## Aim of the exercise
Only an exact copy of the entries will serve as the answer.

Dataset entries

________________

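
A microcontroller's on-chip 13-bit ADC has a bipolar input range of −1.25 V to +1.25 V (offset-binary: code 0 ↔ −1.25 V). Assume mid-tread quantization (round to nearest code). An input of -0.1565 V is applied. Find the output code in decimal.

code 3583

With 8192 levels over 2.5 V, one step is 305.18 µV.
(V_in − V_low)/LSB = (-0.1565 − (−1.25)) / 0.000305176 = 3583.181.
Round → code 3583.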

________________

## Worked solution
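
A microcontroller's on-chip 13-bit ADC has a bipolar input range of −1.25 V to +1.25 V (offset-binary: code 0 ↔ −1.25 V). Assume mid-tread quantization (round to nearest code). An input of -0.1565 V is applied. Find the output code in decimal.

code 3583

With 8192 levels over 2.5 V, one step is 305.18 µV.
(V_in − V_low)/LSB = (-0.1565 − (−1.25)) / 0.000305176 = 3583.181.
Round → code 3583.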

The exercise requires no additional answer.